§ **What is needed**
Which lines come from the start of the records through the line that holds "Apply LZ78 encoding to: 'cbbcbbbbc'"? Write them out word for word.

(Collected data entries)
☆ ☆ ☆
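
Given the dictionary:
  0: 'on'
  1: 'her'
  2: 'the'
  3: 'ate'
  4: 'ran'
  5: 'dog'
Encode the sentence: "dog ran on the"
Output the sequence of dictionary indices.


Look up each word in the dictionary:
  'dog' -> 5
  'ran' -> 4
  'on' -> 0
  'the' -> 2

Encoded: [5, 4, 0, 2]


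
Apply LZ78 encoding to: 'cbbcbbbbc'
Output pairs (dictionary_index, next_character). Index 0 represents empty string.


LZ78 encoding steps:
Dictionary: {0: ''}
Step 1: w='' (idx 0), next='c' -> output (0, 'c'), add 'c' as idx 1
Step 2: w='' (idx 0), next='b' -> output (0, 'b'), add 'b' as idx 2
Step 3: w='b' (idx 2), next='c' -> output (2, 'c'), add 'bc' as idx 3
Step 4: w='b' (idx 2), next='b' -> output (2, 'b'), add 'bb' as idx 4
Step 5: w='bb' (idx 4), next='c' -> output (4, 'c'), add 'bbc' as idx 5


Encoded: [(0, 'c'), (0, 'b'), (2, 'c'), (2, 'b'), (4, 'c')]


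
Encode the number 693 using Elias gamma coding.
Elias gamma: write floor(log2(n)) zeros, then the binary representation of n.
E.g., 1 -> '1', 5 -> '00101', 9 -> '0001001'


num_bits = floor(log2(693)) + 1 = 10
leading_zeros = num_bits - 1 = 9
binary(693) = 1010110101

Elias gamma(693) = '000000000' + '1010110101' = 0000000001010110101 (19 bits)


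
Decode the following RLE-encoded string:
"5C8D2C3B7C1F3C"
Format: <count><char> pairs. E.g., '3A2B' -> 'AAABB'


Expanding each <count><char> pair:
  5C -> 'CCCCC'
  8D -> 'DDDDDDDD'
  2C -> 'CC'
  3B -> 'BBB'
  7C -> 'CCCCCCC'
  1F -> 'F'
  3C -> 'CCC'

Decoded = CCCCCDDDDDDDDCCBBBCCCCCCCFCCC


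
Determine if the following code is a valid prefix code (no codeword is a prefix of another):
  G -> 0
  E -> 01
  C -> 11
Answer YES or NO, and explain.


Checking each pair (does one codeword prefix another?):
  G='0' vs E='01': prefix -- VIOLATION

NO -- this is NOT a valid prefix code. G (0) is a prefix of E (01).


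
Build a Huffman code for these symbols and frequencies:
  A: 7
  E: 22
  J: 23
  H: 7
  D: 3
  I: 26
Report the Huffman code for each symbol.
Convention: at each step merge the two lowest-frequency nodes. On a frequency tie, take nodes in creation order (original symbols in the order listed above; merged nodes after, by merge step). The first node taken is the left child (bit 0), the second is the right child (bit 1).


Huffman tree construction:
Step 1: Merge D(3) + A(7) = 10
Step 2: Merge H(7) + (D+A)(10) = 17
Step 3: Merge (H+(D+A))(17) + E(22) = 39
Step 4: Merge J(23) + I(26) = 49
Step 5: Merge ((H+(D+A))+E)(39) + (J+I)(49) = 88
Read each symbol's code off the tree from the root (left child = 0, right child = 1).

Codes:
  A: 0011 (length 4)
  E: 01 (length 2)
  J: 10 (length 2)
  H: 000 (length 3)
  D: 0010 (length 4)
  I: 11 (length 2)
Average code length: 203/88 = 2.3068 bits/symbol


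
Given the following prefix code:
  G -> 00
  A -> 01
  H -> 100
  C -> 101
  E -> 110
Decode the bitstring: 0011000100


Decoding step by step:
Bits 00 -> G
Bits 110 -> E
Bits 00 -> G
Bits 100 -> H


Decoded message: GEGH


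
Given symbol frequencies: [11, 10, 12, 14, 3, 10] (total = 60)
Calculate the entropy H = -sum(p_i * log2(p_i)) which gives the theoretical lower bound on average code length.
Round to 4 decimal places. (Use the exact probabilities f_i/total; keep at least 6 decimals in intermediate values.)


Per-symbol terms -p_i * log2(p_i) with p_i = f_i/60:
  p = 11/60 = 0.183333: log2(p) = -2.447459, -p*log2(p) = 0.448701
  p = 10/60 = 0.166667: log2(p) = -2.584963, -p*log2(p) = 0.430827
  p = 12/60 = 0.200000: log2(p) = -2.321928, -p*log2(p) = 0.464386
  p = 14/60 = 0.233333: log2(p) = -2.099536, -p*log2(p) = 0.489892
  p = 3/60 = 0.050000: log2(p) = -4.321928, -p*log2(p) = 0.216096
  p = 10/60 = 0.166667: log2(p) = -2.584963, -p*log2(p) = 0.430827
H = 0.448701 + 0.430827 + 0.464386 + 0.489892 + 0.216096 + 0.430827 = 2.480729

H = 2.4807 bits/symbol


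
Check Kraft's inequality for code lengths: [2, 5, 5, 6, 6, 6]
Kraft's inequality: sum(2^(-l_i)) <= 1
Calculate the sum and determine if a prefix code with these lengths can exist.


Sum = 2^(-2) + 2^(-5) + 2^(-5) + 2^(-6) + 2^(-6) + 2^(-6)
    = 0.25 + 0.03125 + 0.03125 + 0.015625 + 0.015625 + 0.015625
    = 23/64 = 0.359375
Since 0.359375 <= 1, Kraft's inequality IS satisfied.
A prefix code with these lengths CAN exist.

Kraft sum = 0.359375. Satisfied.


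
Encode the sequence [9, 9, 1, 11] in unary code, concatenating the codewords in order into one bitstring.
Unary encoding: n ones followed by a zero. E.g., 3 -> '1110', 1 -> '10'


Encode each number as n ones followed by a terminating 0:
  9 -> 1111111110 (10 bits)
  9 -> 1111111110 (10 bits)
  1 -> 10 (2 bits)
  11 -> 111111111110 (12 bits)
Total length = 10 + 10 + 2 + 12 = 34 bits.

Unary([9, 9, 1, 11]) = 1111111110111111111010111111111110 (34 bits)


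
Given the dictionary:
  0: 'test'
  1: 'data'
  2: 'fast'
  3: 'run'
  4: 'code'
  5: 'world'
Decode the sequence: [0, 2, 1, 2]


Look up each index in the dictionary:
  0 -> 'test'
  2 -> 'fast'
  1 -> 'data'
  2 -> 'fast'

Decoded: "test fast data fast"


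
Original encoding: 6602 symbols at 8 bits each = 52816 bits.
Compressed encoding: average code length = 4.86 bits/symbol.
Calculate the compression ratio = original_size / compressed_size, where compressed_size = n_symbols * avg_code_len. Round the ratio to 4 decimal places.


original_size = n_symbols * orig_bits = 6602 * 8 = 52816 bits
compressed_size = n_symbols * avg_code_len = 6602 * 4.86 = 32085.72 bits
ratio = original_size / compressed_size = 52816 / 32085.72 = 1.6461

Compression ratio = 1.6461


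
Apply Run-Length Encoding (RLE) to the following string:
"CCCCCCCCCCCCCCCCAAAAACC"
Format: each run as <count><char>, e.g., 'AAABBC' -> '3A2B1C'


Scanning runs left to right:
  i=0: run of 'C' x 16 -> '16C'
  i=16: run of 'A' x 5 -> '5A'
  i=21: run of 'C' x 2 -> '2C'

RLE = 16C5A2C


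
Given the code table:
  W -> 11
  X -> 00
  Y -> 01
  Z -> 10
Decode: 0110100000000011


Decoding:
01 -> Y
10 -> Z
10 -> Z
00 -> X
00 -> X
00 -> X
00 -> X
11 -> W


Result: YZZXXXXW


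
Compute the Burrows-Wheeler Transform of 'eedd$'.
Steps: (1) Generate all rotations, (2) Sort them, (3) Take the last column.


Rotations (sorted):
  0: $eedd -> last char: d
  1: d$eed -> last char: d
  2: dd$ee -> last char: e
  3: edd$e -> last char: e
  4: eedd$ -> last char: $


BWT = ddee$


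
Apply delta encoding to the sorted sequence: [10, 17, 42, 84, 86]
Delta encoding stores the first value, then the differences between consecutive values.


First value: 10
Deltas:
  17 - 10 = 7
  42 - 17 = 25
  84 - 42 = 42
  86 - 84 = 2


Delta encoded: [10, 7, 25, 42, 2]


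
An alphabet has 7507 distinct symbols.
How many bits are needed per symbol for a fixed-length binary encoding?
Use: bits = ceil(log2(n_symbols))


log2(7507) = 12.874
Bracket: 2^12 = 4096 < 7507 <= 2^13 = 8192
So ceil(log2(7507)) = 13

bits = ceil(log2(7507)) = ceil(12.874) = 13 bits


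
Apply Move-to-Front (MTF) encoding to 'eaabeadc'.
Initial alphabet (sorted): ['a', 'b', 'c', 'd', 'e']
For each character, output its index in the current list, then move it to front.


MTF encoding:
'e': index 4 in ['a', 'b', 'c', 'd', 'e'] -> ['e', 'a', 'b', 'c', 'd']
'a': index 1 in ['e', 'a', 'b', 'c', 'd'] -> ['a', 'e', 'b', 'c', 'd']
'a': index 0 in ['a', 'e', 'b', 'c', 'd'] -> ['a', 'e', 'b', 'c', 'd']
'b': index 2 in ['a', 'e', 'b', 'c', 'd'] -> ['b', 'a', 'e', 'c', 'd']
'e': index 2 in ['b', 'a', 'e', 'c', 'd'] -> ['e', 'b', 'a', 'c', 'd']
'a': index 2 in ['e', 'b', 'a', 'c', 'd'] -> ['a', 'e', 'b', 'c', 'd']
'd': index 4 in ['a', 'e', 'b', 'c', 'd'] -> ['d', 'a', 'e', 'b', 'c']
'c': index 4 in ['d', 'a', 'e', 'b', 'c'] -> ['c', 'd', 'a', 'e', 'b']


Output: [4, 1, 0, 2, 2, 2, 4, 4]


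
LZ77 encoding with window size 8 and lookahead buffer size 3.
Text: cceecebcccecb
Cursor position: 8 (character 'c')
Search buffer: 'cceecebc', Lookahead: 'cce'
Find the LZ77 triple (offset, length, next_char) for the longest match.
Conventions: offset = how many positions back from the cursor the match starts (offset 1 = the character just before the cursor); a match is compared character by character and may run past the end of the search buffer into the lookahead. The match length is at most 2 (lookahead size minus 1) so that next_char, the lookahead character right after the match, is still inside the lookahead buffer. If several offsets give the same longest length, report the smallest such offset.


Try each offset into the search buffer:
  offset=1 (pos 7, char 'c'): match length 2
  offset=2 (pos 6, char 'b'): match length 0
  offset=3 (pos 5, char 'e'): match length 0
  offset=4 (pos 4, char 'c'): match length 1
  offset=5 (pos 3, char 'e'): match length 0
  offset=6 (pos 2, char 'e'): match length 0
  offset=7 (pos 1, char 'c'): match length 1
  offset=8 (pos 0, char 'c'): match length 2
Longest match has length 2, found at offsets 1, 8; take the smallest, offset 1.
next_char = character at position 8 + 2 = 10 -> 'e'

Best match: offset=1, length=2 (matching 'cc' starting at position 7)
LZ77 triple: (1, 2, 'e')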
☆ ☆ ☆
§ **Response to the task**
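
Given the dictionary:
  0: 'on'
  1: 'her'
  2: 'the'
  3: 'ate'
  4: 'ran'
  5: 'dog'
Encode the sentence: "dog ran on the"
Output the sequence of dictionary indices.


Look up each word in the dictionary:
  'dog' -> 5
  'ran' -> 4
  'on' -> 0
  'the' -> 2

Encoded: [5, 4, 0, 2]


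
Apply LZ78 encoding to: 'cbbcbbbbc'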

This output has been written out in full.